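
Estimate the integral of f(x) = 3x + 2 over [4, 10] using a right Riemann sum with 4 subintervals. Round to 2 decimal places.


Right Riemann sum uses right endpoints of each subinterval.
Interval: [4, 10], n = 4
dx = (10 - 4) / 4 = 3/2
Right endpoints: [11/2, 7, 17/2, 10]
f values: [37/2, 23, 55/2, 32]
Sum = dx * (sum of f values)
= 3/2 * 101
= 303/2 = 151.50

151.50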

## To do
The entries above must each be repeated exactly.

## Your response
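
Estimate the integral of f(x) = 3x + 2 over [4, 10] using a right Riemann sum with 4 subintervals. Round to 2 decimal places.


Right Riemann sum uses right endpoints of each subinterval.
Interval: [4, 10], n = 4
dx = (10 - 4) / 4 = 3/2
Right endpoints: [11/2, 7, 17/2, 10]
f values: [37/2, 23, 55/2, 32]
Sum = dx * (sum of f values)
= 3/2 * 101
= 303/2 = 151.50

151.50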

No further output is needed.